EXERCISE AIM.
From the entries below, count the lines holding the word "What" and give nothing but the number.

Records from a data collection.

_____

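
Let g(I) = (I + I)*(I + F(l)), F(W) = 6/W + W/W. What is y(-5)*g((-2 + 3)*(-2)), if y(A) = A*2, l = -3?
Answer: -120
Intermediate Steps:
F(W) = 1 + 6/W (F(W) = 6/W + 1 = 1 + 6/W)
y(A) = 2*A
g(I) = 2*I*(-1 + I) (g(I) = (I + I)*(I + (6 - 3)/(-3)) = (2*I)*(I - ⅓*3) = (2*I)*(I - 1) = (2*I)*(-1 + I) = 2*I*(-1 + I))
y(-5)*g((-2 + 3)*(-2)) = (2*(-5))*(2*((-2 + 3)*(-2))*(-1 + (-2 + 3)*(-2))) = -20*1*(-2)*(-1 + 1*(-2)) = -20*(-2)*(-1 - 2) = -20*(-2)*(-3) = -10*12 = -120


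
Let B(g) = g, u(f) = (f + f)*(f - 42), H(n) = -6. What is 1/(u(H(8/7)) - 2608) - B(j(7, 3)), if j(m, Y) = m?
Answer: -14225/2032 ≈ -7.0005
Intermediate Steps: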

_____

EXERCISE OUTPUT.
2